What you should do: Your answer must be the records, copied with no change.

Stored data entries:
==================================================
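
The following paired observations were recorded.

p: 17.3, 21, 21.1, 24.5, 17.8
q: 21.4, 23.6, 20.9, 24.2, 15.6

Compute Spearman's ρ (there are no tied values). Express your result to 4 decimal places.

Rank p: 1, 3, 4, 5, 2
Rank q: 3, 4, 2, 5, 1
d = rank(p) − rank(q): -2, -1, 2, 0, 1; Σd² = 10
ρ = 1 − 6Σd² / [n(n²−1)] = 1 − 6×10 / (5×24) = 1 − 60/120 ≈ 0.5000

0.5000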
==================================================
Problem solution:
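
The following paired observations were recorded.

p: 17.3, 21, 21.1, 24.5, 17.8
q: 21.4, 23.6, 20.9, 24.2, 15.6

Compute Spearman's ρ (there are no tied values). Express your result to 4 decimal places.

Rank p: 1, 3, 4, 5, 2
Rank q: 3, 4, 2, 5, 1
d = rank(p) − rank(q): -2, -1, 2, 0, 1; Σd² = 10
ρ = 1 − 6Σd² / [n(n²−1)] = 1 − 6×10 / (5×24) = 1 − 60/120 ≈ 0.5000

0.5000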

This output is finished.